BEGIN PROVIDED ENTRIES

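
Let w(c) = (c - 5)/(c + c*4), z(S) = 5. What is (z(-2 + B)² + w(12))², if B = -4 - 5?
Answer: 2271049/3600 ≈ 630.85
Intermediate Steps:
B = -9
w(c) = (-5 + c)/(5*c) (w(c) = (-5 + c)/(c + 4*c) = (-5 + c)/((5*c)) = (-5 + c)*(1/(5*c)) = (-5 + c)/(5*c))
(z(-2 + B)² + w(12))² = (5² + (⅕)*(-5 + 12)/12)² = (25 + (⅕)*(1/12)*7)² = (25 + 7/60)² = (1507/60)² = 2271049/3600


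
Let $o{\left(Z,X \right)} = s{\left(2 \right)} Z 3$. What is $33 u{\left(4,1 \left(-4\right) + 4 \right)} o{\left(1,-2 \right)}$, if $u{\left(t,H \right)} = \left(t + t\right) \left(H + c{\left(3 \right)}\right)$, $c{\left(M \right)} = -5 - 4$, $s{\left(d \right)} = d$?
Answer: $-14256$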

END PROVIDED ENTRIES

EXERCISE OBJECTIVE: Write out each line of the data that holds the string "What".

EXPECTED OUTPUT:
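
Let w(c) = (c - 5)/(c + c*4), z(S) = 5. What is (z(-2 + B)² + w(12))², if B = -4 - 5?
Let $o{\left(Z,X \right)} = s{\left(2 \right)} Z 3$. What is $33 u{\left(4,1 \left(-4\right) + 4 \right)} o{\left(1,-2 \right)}$, if $u{\left(t,H \right)} = \left(t + t\right) \left(H + c{\left(3 \right)}\right)$, $c{\left(M \right)} = -5 - 4$, $s{\left(d \right)} = d$?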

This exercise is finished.